:: TASK PROMPT ::
Go through the records and filter out every line lacking the word "apart"; copy the lines that remain.

:: MATERIAL FOR THIS EXERCISE ::
+ + +

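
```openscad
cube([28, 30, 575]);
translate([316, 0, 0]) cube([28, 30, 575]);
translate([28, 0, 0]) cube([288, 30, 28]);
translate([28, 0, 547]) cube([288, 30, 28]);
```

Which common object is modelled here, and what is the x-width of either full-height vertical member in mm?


A picture frame. The border width is 28 mm.

Four thin pieces enclosing a rectangular opening — a picture frame. The two full-height stiles are 575 mm tall; the top rail sits at z = 547 and is 28 mm tall, so the border above the opening is 575 − 547 = 28 mm, matching the stile x-width.


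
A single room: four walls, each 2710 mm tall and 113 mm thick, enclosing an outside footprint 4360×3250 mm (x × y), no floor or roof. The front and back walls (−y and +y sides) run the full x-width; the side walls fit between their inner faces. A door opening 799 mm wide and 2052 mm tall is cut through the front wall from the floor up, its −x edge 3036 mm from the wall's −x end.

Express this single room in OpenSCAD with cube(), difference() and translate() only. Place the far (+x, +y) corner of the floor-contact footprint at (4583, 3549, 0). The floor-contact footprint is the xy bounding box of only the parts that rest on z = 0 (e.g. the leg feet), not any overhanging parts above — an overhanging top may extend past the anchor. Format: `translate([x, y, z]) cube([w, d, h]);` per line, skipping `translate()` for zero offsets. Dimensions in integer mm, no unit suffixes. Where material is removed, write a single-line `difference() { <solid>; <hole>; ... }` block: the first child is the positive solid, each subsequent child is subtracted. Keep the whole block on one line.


difference() { translate([223, 299, 0]) cube([4360, 113, 2710]); translate([3259, 299, 0]) cube([799, 113, 2052]); }
translate([223, 3436, 0]) cube([4360, 113, 2710]);
translate([223, 412, 0]) cube([113, 3024, 2710]);
translate([4470, 412, 0]) cube([113, 3024, 2710]);


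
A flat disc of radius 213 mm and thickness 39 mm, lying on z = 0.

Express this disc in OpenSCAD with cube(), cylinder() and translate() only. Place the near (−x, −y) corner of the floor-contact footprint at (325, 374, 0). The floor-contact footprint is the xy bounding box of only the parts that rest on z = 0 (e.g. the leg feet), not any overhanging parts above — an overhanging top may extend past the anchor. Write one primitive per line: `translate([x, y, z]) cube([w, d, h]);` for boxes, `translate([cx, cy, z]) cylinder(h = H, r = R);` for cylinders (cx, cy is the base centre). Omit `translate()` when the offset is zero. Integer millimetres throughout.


translate([538, 587, 0]) cylinder(h = 39, r = 213);


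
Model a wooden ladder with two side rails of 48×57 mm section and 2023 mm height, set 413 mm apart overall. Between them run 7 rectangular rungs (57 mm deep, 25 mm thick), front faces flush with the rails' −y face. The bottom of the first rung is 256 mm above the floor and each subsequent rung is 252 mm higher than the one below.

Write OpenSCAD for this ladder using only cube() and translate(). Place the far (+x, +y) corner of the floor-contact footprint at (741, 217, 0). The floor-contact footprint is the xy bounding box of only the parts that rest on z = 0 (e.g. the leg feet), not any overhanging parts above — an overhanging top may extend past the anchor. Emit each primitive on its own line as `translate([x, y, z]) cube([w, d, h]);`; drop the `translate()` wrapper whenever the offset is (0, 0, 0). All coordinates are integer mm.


// rung span = 413 - 2*48 = 317
// rung[k] z = 256 + k*252
translate([328, 160, 0]) cube([48, 57, 2023]);
translate([693, 160, 0]) cube([48, 57, 2023]);
translate([376, 160, 256]) cube([317, 57, 25]);
translate([376, 160, 508]) cube([317, 57, 25]);
translate([376, 160, 760]) cube([317, 57, 25]);
translate([376, 160, 1012]) cube([317, 57, 25]);
translate([376, 160, 1264]) cube([317, 57, 25]);
translate([376, 160, 1516]) cube([317, 57, 25]);
translate([376, 160, 1768]) cube([317, 57, 25]);


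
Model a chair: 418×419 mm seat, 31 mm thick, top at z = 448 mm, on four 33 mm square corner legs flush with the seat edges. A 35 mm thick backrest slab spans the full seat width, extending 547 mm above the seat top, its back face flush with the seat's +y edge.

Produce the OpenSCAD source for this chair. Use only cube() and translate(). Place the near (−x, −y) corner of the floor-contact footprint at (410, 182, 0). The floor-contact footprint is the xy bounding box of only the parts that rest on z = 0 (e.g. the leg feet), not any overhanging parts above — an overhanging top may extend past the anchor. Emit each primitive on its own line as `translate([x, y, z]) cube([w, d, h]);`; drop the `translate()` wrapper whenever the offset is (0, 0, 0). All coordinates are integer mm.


// leg_h = 448 - 31 = 417
translate([410, 182, 417]) cube([418, 419, 31]);
translate([410, 182, 0]) cube([33, 33, 417]);
translate([795, 182, 0]) cube([33, 33, 417]);
translate([410, 568, 0]) cube([33, 33, 417]);
translate([795, 568, 0]) cube([33, 33, 417]);
translate([410, 566, 448]) cube([418, 35, 547]);


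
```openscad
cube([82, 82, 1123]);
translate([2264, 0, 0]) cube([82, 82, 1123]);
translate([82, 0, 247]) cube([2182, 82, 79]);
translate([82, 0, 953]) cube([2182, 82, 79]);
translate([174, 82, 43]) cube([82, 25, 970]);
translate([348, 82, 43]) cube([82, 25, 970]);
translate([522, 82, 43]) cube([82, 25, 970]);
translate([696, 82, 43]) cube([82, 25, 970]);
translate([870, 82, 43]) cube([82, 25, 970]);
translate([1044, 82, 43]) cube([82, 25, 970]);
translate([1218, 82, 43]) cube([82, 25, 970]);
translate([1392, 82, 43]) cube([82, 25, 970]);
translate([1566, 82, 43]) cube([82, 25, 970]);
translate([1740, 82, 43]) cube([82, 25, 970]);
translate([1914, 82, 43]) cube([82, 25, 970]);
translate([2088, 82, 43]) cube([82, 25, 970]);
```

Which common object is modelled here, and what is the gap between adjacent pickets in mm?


A fence section. The picket gap is 92 mm.

Two posts, two rails, 12 pickets — a fence section. Span 2182 mm holds 12 pickets of 82 mm with 13 equal gaps: ⌊(2182 − 12·82) / 13⌋ = 92 mm.


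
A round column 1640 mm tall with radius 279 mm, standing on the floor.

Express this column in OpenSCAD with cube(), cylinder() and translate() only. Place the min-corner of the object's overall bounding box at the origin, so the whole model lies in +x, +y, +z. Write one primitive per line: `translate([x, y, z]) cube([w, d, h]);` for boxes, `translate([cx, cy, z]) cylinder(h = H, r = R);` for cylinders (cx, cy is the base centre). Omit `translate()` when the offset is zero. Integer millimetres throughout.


translate([279, 279, 0]) cylinder(h = 1640, r = 279);


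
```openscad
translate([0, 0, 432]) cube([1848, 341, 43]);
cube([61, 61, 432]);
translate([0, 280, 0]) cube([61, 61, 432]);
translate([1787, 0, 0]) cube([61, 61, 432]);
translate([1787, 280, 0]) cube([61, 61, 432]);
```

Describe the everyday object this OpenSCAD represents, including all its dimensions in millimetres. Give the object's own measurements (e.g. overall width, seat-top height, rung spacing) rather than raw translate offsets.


A bench: a 1848×341 mm seat slab, 43 mm thick, top at z = 475 mm, on four 61×61 mm square legs flush with the seat corners and standing on z = 0.


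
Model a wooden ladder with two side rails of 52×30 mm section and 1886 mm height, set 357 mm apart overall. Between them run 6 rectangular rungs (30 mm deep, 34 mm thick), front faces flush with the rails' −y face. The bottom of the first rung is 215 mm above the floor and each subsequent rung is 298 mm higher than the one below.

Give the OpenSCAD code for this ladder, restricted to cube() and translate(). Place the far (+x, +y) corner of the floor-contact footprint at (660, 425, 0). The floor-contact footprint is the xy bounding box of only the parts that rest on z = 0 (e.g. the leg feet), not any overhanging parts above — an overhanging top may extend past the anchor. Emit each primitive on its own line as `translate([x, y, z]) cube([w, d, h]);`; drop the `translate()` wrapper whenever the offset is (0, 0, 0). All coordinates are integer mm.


translate([303, 395, 0]) cube([52, 30, 1886]);
translate([608, 395, 0]) cube([52, 30, 1886]);
translate([355, 395, 215]) cube([253, 30, 34]);
translate([355, 395, 513]) cube([253, 30, 34]);
translate([355, 395, 811]) cube([253, 30, 34]);
translate([355, 395, 1109]) cube([253, 30, 34]);
translate([355, 395, 1407]) cube([253, 30, 34]);
translate([355, 395, 1705]) cube([253, 30, 34]);


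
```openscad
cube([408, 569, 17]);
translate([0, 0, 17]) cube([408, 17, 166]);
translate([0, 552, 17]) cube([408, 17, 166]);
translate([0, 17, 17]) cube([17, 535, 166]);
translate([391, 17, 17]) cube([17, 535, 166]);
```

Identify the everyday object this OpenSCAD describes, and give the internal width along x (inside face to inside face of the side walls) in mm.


An open box. The internal width is 374 mm.

A 408×569 base slab with four walls standing on it — an open box. The base is 408 mm wide and the walls are 17 mm thick, so the internal width is 408 − 2 × 17 = 374 mm.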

+ + +

:: RESULT OF THIS EXERCISE ::
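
Model a wooden ladder with two side rails of 48×57 mm section and 2023 mm height, set 413 mm apart overall. Between them run 7 rectangular rungs (57 mm deep, 25 mm thick), front faces flush with the rails' −y face. The bottom of the first rung is 256 mm above the floor and each subsequent rung is 252 mm higher than the one below.
Model a wooden ladder with two side rails of 52×30 mm section and 1886 mm height, set 357 mm apart overall. Between them run 6 rectangular rungs (30 mm deep, 34 mm thick), front faces flush with the rails' −y face. The bottom of the first rung is 215 mm above the floor and each subsequent rung is 298 mm higher than the one below.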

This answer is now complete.